**Description of the task**
Search the entries for the word "sequence" and pull out each line that has it.

Saved entries
-.-.-

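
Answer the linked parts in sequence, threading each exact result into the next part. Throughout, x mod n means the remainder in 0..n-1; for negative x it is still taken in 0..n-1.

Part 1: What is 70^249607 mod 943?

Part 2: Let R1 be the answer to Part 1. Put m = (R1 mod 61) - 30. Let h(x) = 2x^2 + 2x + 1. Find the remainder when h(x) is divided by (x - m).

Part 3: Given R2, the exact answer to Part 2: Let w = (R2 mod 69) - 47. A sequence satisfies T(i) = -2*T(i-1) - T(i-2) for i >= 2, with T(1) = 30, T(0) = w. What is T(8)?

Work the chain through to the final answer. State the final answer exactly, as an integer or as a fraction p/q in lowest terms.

Part 1: squarings mod 943: 70^1=70, 70^2=185, 70^4=277, 70^8=346, 70^16=898, 70^32=139, 70^64=461, 70^128=346, 70^256=898, 70^512=139, 70^1024=461, 70^2048=346, 70^4096=898, 70^8192=139, 70^16384=461, 70^32768=346, 70^65536=898, 70^131072=139; 70^249607 = 70^1 * 70^2 * 70^4 * 70^256 * 70^512 * 70^1024 * 70^2048 * 70^16384 * 70^32768 * 70^65536 * 70^131072 = 921 (mod 943); answer 921
Part 2: R1 = 921; m = -24; remainder = value at the root: 2*(-24)^2 + 2*(-24)^1 + 1 = (1152) + (-48) + (1) = 1105; answer 1105
Part 3: R2 = 1105; w = -46; T(2) = -2*(30) - 1*(-46) = -14; iterating: T(2)=-14, T(3)=-2, T(4)=18, T(5)=-34, T(6)=50, T(7)=-66, T(8)=82; answer 82

82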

-.-.-

**Completed exercise**
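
Answer the linked parts in sequence, threading each exact result into the next part. Throughout, x mod n means the remainder in 0..n-1; for negative x it is still taken in 0..n-1.
Part 3: Given R2, the exact answer to Part 2: Let w = (R2 mod 69) - 47. A sequence satisfies T(i) = -2*T(i-1) - T(i-2) for i >= 2, with T(1) = 30, T(0) = w. What is T(8)?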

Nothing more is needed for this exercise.